** Source data **
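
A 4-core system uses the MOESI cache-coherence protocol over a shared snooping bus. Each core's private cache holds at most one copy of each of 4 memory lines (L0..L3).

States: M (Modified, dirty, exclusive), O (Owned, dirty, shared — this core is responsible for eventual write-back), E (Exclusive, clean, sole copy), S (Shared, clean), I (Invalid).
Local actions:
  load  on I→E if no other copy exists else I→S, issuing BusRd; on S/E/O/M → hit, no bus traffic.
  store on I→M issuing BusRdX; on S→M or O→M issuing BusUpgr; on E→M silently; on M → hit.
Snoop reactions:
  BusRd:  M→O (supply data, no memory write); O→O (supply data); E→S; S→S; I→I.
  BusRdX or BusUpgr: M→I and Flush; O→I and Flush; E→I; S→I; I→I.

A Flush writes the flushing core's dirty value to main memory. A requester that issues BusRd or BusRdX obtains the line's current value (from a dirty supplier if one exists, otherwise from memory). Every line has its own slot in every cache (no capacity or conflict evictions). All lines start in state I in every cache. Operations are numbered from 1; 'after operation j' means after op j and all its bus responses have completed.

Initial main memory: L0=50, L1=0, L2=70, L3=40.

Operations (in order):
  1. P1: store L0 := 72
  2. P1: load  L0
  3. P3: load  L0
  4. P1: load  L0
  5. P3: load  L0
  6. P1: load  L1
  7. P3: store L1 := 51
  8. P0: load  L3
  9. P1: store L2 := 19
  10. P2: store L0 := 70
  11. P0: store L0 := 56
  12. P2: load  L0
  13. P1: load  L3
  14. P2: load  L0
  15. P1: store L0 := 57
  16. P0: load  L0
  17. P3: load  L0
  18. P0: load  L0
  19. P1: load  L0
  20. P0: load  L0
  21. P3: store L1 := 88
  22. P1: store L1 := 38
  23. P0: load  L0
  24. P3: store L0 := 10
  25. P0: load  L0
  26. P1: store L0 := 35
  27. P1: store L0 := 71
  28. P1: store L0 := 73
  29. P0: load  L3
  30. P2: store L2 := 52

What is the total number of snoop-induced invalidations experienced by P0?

invalidations = 3

  op1 P1: store L0 := 72 → I/M/I/I on L0; bus BusRdX; mem=50
  op2 P1: load  L0 → I/M/I/I on L0; bus (none); mem=50
  op3 P3: load  L0 → I/O/I/S on L0; bus BusRd; mem=50
  op4 P1: load  L0 → I/O/I/S on L0; bus (none); mem=50
  op5 P3: load  L0 → I/O/I/S on L0; bus (none); mem=50
  op6 P1: load  L1 → I/E/I/I on L1; bus BusRd; mem=0
  op7 P3: store L1 := 51 → I/I/I/M on L1; bus BusRdX; mem=0
  op8 P0: load  L3 → E/I/I/I on L3; bus BusRd; mem=40
  op9 P1: store L2 := 19 → I/M/I/I on L2; bus BusRdX; mem=70
  op10 P2: store L0 := 70 → I/I/M/I on L0; bus BusRdX Flush; mem=72
  op11 P0: store L0 := 56 → M/I/I/I on L0; bus BusRdX Flush; mem=70
  op12 P2: load  L0 → O/I/S/I on L0; bus BusRd; mem=70
  op13 P1: load  L3 → S/S/I/I on L3; bus BusRd; mem=40
  op14 P2: load  L0 → O/I/S/I on L0; bus (none); mem=70
  op15 P1: store L0 := 57 → I/M/I/I on L0; bus BusRdX Flush; mem=56
  op16 P0: load  L0 → S/O/I/I on L0; bus BusRd; mem=56
  op17 P3: load  L0 → S/O/I/S on L0; bus BusRd; mem=56
  op18 P0: load  L0 → S/O/I/S on L0; bus (none); mem=56
  op19 P1: load  L0 → S/O/I/S on L0; bus (none); mem=56
  op20 P0: load  L0 → S/O/I/S on L0; bus (none); mem=56
  op21 P3: store L1 := 88 → I/I/I/M on L1; bus (none); mem=0
  op22 P1: store L1 := 38 → I/M/I/I on L1; bus BusRdX Flush; mem=88
  op23 P0: load  L0 → S/O/I/S on L0; bus (none); mem=56
  op24 P3: store L0 := 10 → I/I/I/M on L0; bus BusUpgr Flush; mem=57
  op25 P0: load  L0 → S/I/I/O on L0; bus BusRd; mem=57
  op26 P1: store L0 := 35 → I/M/I/I on L0; bus BusRdX Flush; mem=10
  op27 P1: store L0 := 71 → I/M/I/I on L0; bus (none); mem=10
  op28 P1: store L0 := 73 → I/M/I/I on L0; bus (none); mem=10
  op29 P0: load  L3 → S/S/I/I on L3; bus (none); mem=40
  op30 P2: store L2 := 52 → I/I/M/I on L2; bus BusRdX Flush; mem=19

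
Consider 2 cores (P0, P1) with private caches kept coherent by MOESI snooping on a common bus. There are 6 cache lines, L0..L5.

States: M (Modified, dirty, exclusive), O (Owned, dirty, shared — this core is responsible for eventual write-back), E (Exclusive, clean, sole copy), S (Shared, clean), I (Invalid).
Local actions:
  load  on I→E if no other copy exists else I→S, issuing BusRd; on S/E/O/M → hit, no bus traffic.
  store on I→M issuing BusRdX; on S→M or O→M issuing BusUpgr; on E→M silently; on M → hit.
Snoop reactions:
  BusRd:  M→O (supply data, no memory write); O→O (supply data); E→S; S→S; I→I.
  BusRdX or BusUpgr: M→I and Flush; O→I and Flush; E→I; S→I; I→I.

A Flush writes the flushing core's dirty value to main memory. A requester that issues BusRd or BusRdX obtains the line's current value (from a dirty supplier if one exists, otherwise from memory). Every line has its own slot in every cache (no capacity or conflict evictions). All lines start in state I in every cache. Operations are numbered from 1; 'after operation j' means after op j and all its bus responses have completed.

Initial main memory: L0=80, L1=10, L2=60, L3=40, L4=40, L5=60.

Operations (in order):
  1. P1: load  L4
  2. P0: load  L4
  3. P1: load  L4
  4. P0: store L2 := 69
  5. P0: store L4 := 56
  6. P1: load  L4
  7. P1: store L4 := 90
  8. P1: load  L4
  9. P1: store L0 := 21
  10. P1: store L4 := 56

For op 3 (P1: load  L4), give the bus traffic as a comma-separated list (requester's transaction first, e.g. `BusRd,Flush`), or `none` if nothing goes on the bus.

step 1: P1: load  L4  ⟶  IE  (L4)  txn=BusRd  M[L4]=40
step 2: P0: load  L4  ⟶  SS  (L4)  txn=BusRd  M[L4]=40
step 3: P1: load  L4  ⟶  SS  (L4)  txn=∅  M[L4]=40
step 4: P0: store L2 := 69  ⟶  MI  (L2)  txn=BusRdX  M[L2]=60
step 5: P0: store L4 := 56  ⟶  MI  (L4)  txn=BusUpgr  M[L4]=40
step 6: P1: load  L4  ⟶  OS  (L4)  txn=BusRd  M[L4]=40
step 7: P1: store L4 := 90  ⟶  IM  (L4)  txn=BusUpgr+Flush  M[L4]=56
step 8: P1: load  L4  ⟶  IM  (L4)  txn=∅  M[L4]=56
step 9: P1: store L0 := 21  ⟶  IM  (L0)  txn=BusRdX  M[L0]=80
step 10: P1: store L4 := 56  ⟶  IM  (L4)  txn=∅  M[L4]=56

bus = none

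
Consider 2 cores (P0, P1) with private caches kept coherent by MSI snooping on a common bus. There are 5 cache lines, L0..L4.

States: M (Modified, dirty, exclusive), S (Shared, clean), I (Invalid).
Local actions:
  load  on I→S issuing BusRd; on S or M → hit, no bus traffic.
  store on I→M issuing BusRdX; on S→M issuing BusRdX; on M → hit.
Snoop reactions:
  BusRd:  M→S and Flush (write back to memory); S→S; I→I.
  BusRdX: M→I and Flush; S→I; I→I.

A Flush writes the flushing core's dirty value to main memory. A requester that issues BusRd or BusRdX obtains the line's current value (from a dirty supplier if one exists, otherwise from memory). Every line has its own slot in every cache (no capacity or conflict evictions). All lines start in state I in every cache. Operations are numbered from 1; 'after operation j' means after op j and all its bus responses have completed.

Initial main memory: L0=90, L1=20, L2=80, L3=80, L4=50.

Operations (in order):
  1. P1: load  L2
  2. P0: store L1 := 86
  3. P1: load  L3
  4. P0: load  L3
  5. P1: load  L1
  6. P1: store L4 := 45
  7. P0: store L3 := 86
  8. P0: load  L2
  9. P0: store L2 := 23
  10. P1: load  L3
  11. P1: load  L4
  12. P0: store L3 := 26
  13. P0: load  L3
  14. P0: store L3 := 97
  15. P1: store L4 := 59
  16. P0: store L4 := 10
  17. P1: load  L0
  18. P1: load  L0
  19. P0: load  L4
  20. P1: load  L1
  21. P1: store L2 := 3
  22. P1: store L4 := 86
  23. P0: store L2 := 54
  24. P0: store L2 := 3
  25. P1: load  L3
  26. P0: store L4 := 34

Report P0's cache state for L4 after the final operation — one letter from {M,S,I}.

state = M

1. P1: load  L2  bus=[BusRd]  L2: P0=I P1=S  mem[L2]=80
2. P0: store L1 := 86  bus=[BusRdX]  L1: P0=M P1=I  mem[L1]=20
3. P1: load  L3  bus=[BusRd]  L3: P0=I P1=S  mem[L3]=80
4. P0: load  L3  bus=[BusRd]  L3: P0=S P1=S  mem[L3]=80
5. P1: load  L1  bus=[BusRd,Flush]  L1: P0=S P1=S  mem[L1]=86
6. P1: store L4 := 45  bus=[BusRdX]  L4: P0=I P1=M  mem[L4]=50
7. P0: store L3 := 86  bus=[BusRdX]  L3: P0=M P1=I  mem[L3]=80
8. P0: load  L2  bus=[BusRd]  L2: P0=S P1=S  mem[L2]=80
9. P0: store L2 := 23  bus=[BusRdX]  L2: P0=M P1=I  mem[L2]=80
10. P1: load  L3  bus=[BusRd,Flush]  L3: P0=S P1=S  mem[L3]=86
11. P1: load  L4  bus=[-]  L4: P0=I P1=M  mem[L4]=50
12. P0: store L3 := 26  bus=[BusRdX]  L3: P0=M P1=I  mem[L3]=86
13. P0: load  L3  bus=[-]  L3: P0=M P1=I  mem[L3]=86
14. P0: store L3 := 97  bus=[-]  L3: P0=M P1=I  mem[L3]=86
15. P1: store L4 := 59  bus=[-]  L4: P0=I P1=M  mem[L4]=50
16. P0: store L4 := 10  bus=[BusRdX,Flush]  L4: P0=M P1=I  mem[L4]=59
17. P1: load  L0  bus=[BusRd]  L0: P0=I P1=S  mem[L0]=90
18. P1: load  L0  bus=[-]  L0: P0=I P1=S  mem[L0]=90
19. P0: load  L4  bus=[-]  L4: P0=M P1=I  mem[L4]=59
20. P1: load  L1  bus=[-]  L1: P0=S P1=S  mem[L1]=86
21. P1: store L2 := 3  bus=[BusRdX,Flush]  L2: P0=I P1=M  mem[L2]=23
22. P1: store L4 := 86  bus=[BusRdX,Flush]  L4: P0=I P1=M  mem[L4]=10
23. P0: store L2 := 54  bus=[BusRdX,Flush]  L2: P0=M P1=I  mem[L2]=3
24. P0: store L2 := 3  bus=[-]  L2: P0=M P1=I  mem[L2]=3
25. P1: load  L3  bus=[BusRd,Flush]  L3: P0=S P1=S  mem[L3]=97
26. P0: store L4 := 34  bus=[BusRdX,Flush]  L4: P0=M P1=I  mem[L4]=86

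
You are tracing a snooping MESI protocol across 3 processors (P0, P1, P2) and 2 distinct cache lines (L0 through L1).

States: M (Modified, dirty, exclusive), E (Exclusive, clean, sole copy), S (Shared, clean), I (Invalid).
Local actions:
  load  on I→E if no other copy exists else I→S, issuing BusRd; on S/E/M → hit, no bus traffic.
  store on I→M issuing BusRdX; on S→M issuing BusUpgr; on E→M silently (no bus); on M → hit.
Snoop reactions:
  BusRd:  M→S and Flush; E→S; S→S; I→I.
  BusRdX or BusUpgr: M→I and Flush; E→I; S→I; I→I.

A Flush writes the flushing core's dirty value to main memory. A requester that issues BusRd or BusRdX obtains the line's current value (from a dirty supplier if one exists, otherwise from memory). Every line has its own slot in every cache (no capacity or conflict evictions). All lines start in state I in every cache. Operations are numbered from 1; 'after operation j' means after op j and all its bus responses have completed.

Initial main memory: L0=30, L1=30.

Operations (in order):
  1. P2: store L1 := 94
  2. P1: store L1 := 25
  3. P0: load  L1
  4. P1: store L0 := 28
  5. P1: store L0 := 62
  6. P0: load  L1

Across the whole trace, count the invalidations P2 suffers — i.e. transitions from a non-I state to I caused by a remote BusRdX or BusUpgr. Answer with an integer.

invalidations = 1

step 1: P2: store L1 := 94  ⟶  IIM  (L1)  txn=BusRdX  M[L1]=30
step 2: P1: store L1 := 25  ⟶  IMI  (L1)  txn=BusRdX+Flush  M[L1]=94
step 3: P0: load  L1  ⟶  SSI  (L1)  txn=BusRd+Flush  M[L1]=25
step 4: P1: store L0 := 28  ⟶  IMI  (L0)  txn=BusRdX  M[L0]=30
step 5: P1: store L0 := 62  ⟶  IMI  (L0)  txn=∅  M[L0]=30
step 6: P0: load  L1  ⟶  SSI  (L1)  txn=∅  M[L1]=25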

** Assignment **
For this exercise, please output exactly the lines above starting at the line with "21. P3: store L1 := 88" and ending at the line with "30. P2: store L2 := 52", ends included.

** Answer for this exercise **
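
  21. P3: store L1 := 88
  22. P1: store L1 := 38
  23. P0: load  L0
  24. P3: store L0 := 10
  25. P0: load  L0
  26. P1: store L0 := 35
  27. P1: store L0 := 71
  28. P1: store L0 := 73
  29. P0: load  L3
  30. P2: store L2 := 52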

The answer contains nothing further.